Entries supplied below:

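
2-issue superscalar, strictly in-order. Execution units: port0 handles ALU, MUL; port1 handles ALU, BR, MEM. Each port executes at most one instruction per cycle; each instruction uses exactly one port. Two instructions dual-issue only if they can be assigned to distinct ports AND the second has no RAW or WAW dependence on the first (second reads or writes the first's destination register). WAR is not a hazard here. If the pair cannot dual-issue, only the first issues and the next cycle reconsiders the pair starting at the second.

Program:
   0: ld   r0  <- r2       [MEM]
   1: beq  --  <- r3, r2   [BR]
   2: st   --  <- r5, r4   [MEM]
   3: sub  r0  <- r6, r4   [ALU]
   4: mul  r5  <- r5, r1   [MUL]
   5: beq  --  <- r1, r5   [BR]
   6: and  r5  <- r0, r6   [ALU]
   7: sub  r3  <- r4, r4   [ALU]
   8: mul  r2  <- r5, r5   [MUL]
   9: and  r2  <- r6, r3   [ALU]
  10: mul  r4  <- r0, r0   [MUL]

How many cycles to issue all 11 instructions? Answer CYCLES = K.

CYCLES = 7

#0 head=0: ld.MEM i0 no-port MEM/BR
#1 head=1: beq.BR i1 no-port BR/MEM
#2 head=2: st.MEM+sub.ALU i2&i3 2-wide
#3 head=4: mul.MUL i4 RAW r5
#4 head=5: beq.BR+and.ALU i5&i6 2-wide
#5 head=7: sub.ALU+mul.MUL i7&i8 2-wide
#6 head=9: and.ALU+mul.MUL i9&i10 2-wide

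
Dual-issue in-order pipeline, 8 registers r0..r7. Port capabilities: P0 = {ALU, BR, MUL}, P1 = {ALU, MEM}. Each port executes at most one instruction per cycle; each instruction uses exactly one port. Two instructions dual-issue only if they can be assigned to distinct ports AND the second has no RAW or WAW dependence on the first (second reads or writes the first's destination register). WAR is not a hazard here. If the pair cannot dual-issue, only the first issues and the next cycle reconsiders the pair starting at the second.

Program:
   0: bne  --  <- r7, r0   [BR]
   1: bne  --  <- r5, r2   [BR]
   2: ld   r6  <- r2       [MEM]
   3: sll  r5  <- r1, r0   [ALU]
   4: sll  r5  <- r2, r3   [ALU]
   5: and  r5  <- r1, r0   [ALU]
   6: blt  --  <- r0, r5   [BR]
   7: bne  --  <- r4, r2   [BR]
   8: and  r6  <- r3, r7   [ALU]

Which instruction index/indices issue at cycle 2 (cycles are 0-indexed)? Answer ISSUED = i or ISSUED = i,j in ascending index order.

[0] i0  bne.BR  -- no-port BR/BR
[1] i1,i2  bne.BR ld.MEM  -- 2-wide
[2] i3  sll.ALU  -- WAW r5
[3] i4  sll.ALU  -- WAW r5
[4] i5  and.ALU  -- RAW r5
[5] i6  blt.BR  -- no-port BR/BR
[6] i7,i8  bne.BR and.ALU  -- 2-wide

ISSUED = 3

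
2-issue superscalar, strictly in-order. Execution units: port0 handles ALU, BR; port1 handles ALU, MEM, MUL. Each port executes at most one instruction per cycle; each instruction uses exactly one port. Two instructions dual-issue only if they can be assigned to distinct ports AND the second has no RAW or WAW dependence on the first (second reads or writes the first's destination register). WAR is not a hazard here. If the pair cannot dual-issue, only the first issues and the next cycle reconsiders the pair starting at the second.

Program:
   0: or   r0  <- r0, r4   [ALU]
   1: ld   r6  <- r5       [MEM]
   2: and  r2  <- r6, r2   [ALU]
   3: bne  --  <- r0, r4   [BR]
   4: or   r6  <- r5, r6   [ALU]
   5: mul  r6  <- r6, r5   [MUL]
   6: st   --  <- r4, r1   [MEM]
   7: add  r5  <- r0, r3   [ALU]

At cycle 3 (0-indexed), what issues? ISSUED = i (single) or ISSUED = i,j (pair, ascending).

c0: i0+i1 or.ALU;ld.MEM  2-wide
c1: i2+i3 and.ALU;bne.BR  2-wide
c2: i4 or.ALU  RAW+WAW r6
c3: i5 mul.MUL  no-port MUL/MEM
c4: i6+i7 st.MEM;add.ALU  2-wide

ISSUED = 5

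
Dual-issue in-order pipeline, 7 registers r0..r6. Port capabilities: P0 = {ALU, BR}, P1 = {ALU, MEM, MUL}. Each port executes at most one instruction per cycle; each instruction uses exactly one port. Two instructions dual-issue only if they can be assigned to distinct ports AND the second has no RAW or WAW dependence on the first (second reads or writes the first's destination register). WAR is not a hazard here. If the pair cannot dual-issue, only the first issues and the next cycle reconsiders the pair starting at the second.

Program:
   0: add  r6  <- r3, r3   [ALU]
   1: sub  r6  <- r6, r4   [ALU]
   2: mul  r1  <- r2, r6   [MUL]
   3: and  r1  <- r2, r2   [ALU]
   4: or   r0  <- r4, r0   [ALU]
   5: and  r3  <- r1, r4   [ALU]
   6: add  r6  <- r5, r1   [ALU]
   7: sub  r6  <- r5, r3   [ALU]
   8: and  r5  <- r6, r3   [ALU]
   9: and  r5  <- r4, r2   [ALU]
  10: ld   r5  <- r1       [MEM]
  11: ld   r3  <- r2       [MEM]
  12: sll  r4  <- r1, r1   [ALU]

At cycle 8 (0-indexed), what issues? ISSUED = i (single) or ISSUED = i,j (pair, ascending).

ISSUED = 10

[0] i0  add.ALU  -- RAW+WAW r6
[1] i1  sub.ALU  -- RAW r6
[2] i2  mul.MUL  -- WAW r1
[3] i3+i4  and.ALU+or.ALU  -- dual
[4] i5+i6  and.ALU+add.ALU  -- dual
[5] i7  sub.ALU  -- RAW r6
[6] i8  and.ALU  -- WAW r5
[7] i9  and.ALU  -- WAW r5
[8] i10  ld.MEM  -- no-port MEM/MEM
[9] i11+i12  ld.MEM+sll.ALU  -- dual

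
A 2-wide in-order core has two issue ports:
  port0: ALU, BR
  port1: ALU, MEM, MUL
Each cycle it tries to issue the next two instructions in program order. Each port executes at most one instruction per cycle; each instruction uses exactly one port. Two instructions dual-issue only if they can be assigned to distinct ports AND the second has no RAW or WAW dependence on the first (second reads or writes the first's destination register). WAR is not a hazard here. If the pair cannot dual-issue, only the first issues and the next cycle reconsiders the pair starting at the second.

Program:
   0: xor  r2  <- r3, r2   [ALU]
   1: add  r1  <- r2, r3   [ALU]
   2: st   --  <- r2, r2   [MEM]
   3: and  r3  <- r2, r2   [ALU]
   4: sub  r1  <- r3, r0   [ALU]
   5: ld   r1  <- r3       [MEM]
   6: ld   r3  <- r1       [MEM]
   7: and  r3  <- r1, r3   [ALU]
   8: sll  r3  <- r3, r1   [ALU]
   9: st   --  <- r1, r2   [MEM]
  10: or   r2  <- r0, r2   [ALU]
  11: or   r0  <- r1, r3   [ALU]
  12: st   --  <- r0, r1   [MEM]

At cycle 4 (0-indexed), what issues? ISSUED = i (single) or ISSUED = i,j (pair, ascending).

ISSUED = 5

t=0 i0:xor ; RAW r2
t=1 i1,i2:add st ; pair
t=2 i3:and ; RAW r3
t=3 i4:sub ; WAW r1
t=4 i5:ld ; no-port MEM/MEM
t=5 i6:ld ; RAW+WAW r3
t=6 i7:and ; RAW+WAW r3
t=7 i8,i9:sll st ; pair
t=8 i10,i11:or or ; pair
t=9 i12:st ; tail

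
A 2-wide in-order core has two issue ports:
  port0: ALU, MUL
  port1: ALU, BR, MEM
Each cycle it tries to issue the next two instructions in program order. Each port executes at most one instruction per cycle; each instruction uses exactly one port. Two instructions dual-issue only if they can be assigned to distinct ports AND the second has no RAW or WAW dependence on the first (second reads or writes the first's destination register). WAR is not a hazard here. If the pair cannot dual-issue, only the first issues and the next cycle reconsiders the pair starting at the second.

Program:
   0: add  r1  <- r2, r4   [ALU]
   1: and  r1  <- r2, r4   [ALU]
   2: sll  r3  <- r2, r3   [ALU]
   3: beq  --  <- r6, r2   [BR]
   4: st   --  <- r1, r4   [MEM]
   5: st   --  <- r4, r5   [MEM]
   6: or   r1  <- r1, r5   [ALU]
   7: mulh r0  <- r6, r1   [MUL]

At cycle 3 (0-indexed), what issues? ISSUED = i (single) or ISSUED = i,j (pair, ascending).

0. add @i0  | WAW r1
1. and+sll @i1,i2  | dual
2. beq @i3  | no-port BR/MEM
3. st @i4  | no-port MEM/MEM
4. st+or @i5,i6  | dual
5. mulh @i7  | tail

ISSUED = 4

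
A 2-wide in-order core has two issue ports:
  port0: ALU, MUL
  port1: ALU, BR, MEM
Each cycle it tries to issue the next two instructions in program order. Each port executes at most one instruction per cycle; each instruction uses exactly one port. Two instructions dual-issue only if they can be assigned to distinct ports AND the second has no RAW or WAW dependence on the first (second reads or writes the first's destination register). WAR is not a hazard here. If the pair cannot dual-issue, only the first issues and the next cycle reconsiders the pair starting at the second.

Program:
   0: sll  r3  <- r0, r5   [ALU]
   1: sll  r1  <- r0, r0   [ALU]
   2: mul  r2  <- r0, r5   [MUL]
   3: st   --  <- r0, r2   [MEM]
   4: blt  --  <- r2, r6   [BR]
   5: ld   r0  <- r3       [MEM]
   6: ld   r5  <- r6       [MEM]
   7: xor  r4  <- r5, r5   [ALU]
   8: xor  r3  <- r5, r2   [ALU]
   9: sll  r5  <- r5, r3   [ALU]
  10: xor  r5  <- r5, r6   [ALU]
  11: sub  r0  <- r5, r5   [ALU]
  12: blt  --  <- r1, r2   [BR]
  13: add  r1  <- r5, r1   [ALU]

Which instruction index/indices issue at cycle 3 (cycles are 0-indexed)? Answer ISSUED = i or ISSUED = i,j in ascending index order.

t=0 i0+i1:sll.ALU;sll.ALU ; 2-wide
t=1 i2:mul.MUL ; RAW r2
t=2 i3:st.MEM ; no-port MEM/BR
t=3 i4:blt.BR ; no-port BR/MEM
t=4 i5:ld.MEM ; no-port MEM/MEM
t=5 i6:ld.MEM ; RAW r5
t=6 i7+i8:xor.ALU;xor.ALU ; 2-wide
t=7 i9:sll.ALU ; RAW+WAW r5
t=8 i10:xor.ALU ; RAW r5
t=9 i11+i12:sub.ALU;blt.BR ; 2-wide
t=10 i13:add.ALU ; tail

ISSUED = 4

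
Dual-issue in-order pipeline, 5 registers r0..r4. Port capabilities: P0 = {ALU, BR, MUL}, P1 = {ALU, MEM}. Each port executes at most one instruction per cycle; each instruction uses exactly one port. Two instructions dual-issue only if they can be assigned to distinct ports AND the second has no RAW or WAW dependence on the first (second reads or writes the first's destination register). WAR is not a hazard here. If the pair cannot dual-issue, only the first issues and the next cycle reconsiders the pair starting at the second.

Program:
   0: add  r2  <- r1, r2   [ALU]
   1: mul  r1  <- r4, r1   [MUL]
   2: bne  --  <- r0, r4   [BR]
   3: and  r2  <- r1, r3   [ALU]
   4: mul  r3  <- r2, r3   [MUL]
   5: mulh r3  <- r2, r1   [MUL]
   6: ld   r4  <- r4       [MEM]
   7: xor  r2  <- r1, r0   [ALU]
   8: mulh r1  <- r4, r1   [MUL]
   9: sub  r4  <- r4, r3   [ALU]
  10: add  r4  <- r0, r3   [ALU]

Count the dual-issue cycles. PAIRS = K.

PAIRS = 4

0. add.ALU/mul.MUL @i0&i1  | 2-wide
1. bne.BR/and.ALU @i2&i3  | 2-wide
2. mul.MUL @i4  | no-port MUL/MUL
3. mulh.MUL/ld.MEM @i5&i6  | 2-wide
4. xor.ALU/mulh.MUL @i7&i8  | 2-wide
5. sub.ALU @i9  | WAW r4
6. add.ALU @i10  | tail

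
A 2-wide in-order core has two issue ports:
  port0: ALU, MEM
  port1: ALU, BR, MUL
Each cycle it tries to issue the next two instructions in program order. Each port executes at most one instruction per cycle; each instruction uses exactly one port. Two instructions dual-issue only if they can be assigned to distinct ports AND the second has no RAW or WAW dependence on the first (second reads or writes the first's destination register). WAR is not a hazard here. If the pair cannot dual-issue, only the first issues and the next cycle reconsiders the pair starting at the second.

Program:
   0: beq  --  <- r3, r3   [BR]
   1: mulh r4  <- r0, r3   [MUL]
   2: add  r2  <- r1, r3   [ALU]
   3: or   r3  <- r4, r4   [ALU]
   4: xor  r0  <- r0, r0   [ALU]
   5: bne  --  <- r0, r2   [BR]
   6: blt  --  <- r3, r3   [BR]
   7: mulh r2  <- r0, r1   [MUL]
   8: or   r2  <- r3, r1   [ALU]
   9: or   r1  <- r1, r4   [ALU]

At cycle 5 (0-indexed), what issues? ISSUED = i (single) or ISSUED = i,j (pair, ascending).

ISSUED = 7

#0 head=0: beq.BR i0 no-port BR/MUL
#1 head=1: mulh.MUL add.ALU i1,i2 pair
#2 head=3: or.ALU xor.ALU i3,i4 pair
#3 head=5: bne.BR i5 no-port BR/BR
#4 head=6: blt.BR i6 no-port BR/MUL
#5 head=7: mulh.MUL i7 WAW r2
#6 head=8: or.ALU or.ALU i8,i9 pair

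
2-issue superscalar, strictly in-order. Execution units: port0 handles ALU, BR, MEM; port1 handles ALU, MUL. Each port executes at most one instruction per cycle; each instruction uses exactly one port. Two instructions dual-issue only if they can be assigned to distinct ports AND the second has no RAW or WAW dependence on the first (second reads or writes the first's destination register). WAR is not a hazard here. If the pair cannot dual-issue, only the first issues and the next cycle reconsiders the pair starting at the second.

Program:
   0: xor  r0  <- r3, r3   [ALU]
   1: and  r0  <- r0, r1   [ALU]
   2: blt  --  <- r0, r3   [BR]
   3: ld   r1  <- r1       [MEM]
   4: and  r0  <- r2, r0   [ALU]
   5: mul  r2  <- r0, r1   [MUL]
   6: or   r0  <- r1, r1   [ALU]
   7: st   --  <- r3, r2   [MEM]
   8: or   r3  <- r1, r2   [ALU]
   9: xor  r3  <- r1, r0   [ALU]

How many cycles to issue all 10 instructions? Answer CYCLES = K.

CYCLES = 7

0. xor @i0  | RAW+WAW r0
1. and @i1  | RAW r0
2. blt @i2  | no-port BR/MEM
3. ld and @i3/i4  | 2-wide
4. mul or @i5/i6  | 2-wide
5. st or @i7/i8  | 2-wide
6. xor @i9  | tail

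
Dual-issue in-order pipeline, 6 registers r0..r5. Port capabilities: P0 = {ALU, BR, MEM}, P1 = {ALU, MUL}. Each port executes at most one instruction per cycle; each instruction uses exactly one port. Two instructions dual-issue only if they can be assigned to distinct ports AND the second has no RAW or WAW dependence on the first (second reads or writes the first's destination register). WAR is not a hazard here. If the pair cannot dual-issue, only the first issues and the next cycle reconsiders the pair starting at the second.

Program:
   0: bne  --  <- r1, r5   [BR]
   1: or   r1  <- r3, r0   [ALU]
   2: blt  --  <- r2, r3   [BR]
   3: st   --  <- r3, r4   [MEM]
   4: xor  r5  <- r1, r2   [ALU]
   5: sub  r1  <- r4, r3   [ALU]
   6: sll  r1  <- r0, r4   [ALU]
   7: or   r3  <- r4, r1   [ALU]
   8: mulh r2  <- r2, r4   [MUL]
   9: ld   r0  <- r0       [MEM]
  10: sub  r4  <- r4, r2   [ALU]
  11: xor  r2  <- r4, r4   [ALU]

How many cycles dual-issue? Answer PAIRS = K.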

End of Entries supplied.

* Your goal
Copy out, from the data above, each line where the string "superscalar" is present.

* Result below
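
2-issue superscalar, strictly in-order. Execution units: port0 handles ALU, MUL; port1 handles ALU, BR, MEM. Each port executes at most one instruction per cycle; each instruction uses exactly one port. Two instructions dual-issue only if they can be assigned to distinct ports AND the second has no RAW or WAW dependence on the first (second reads or writes the first's destination register). WAR is not a hazard here. If the pair cannot dual-issue, only the first issues and the next cycle reconsiders the pair starting at the second.
2-issue superscalar, strictly in-order. Execution units: port0 handles ALU, BR; port1 handles ALU, MEM, MUL. Each port executes at most one instruction per cycle; each instruction uses exactly one port. Two instructions dual-issue only if they can be assigned to distinct ports AND the second has no RAW or WAW dependence on the first (second reads or writes the first's destination register). WAR is not a hazard here. If the pair cannot dual-issue, only the first issues and the next cycle reconsiders the pair starting at the second.
2-issue superscalar, strictly in-order. Execution units: port0 handles ALU, BR, MEM; port1 handles ALU, MUL. Each port executes at most one instruction per cycle; each instruction uses exactly one port. Two instructions dual-issue only if they can be assigned to distinct ports AND the second has no RAW or WAW dependence on the first (second reads or writes the first's destination register). WAR is not a hazard here. If the pair cannot dual-issue, only the first issues and the next cycle reconsiders the pair starting at the second.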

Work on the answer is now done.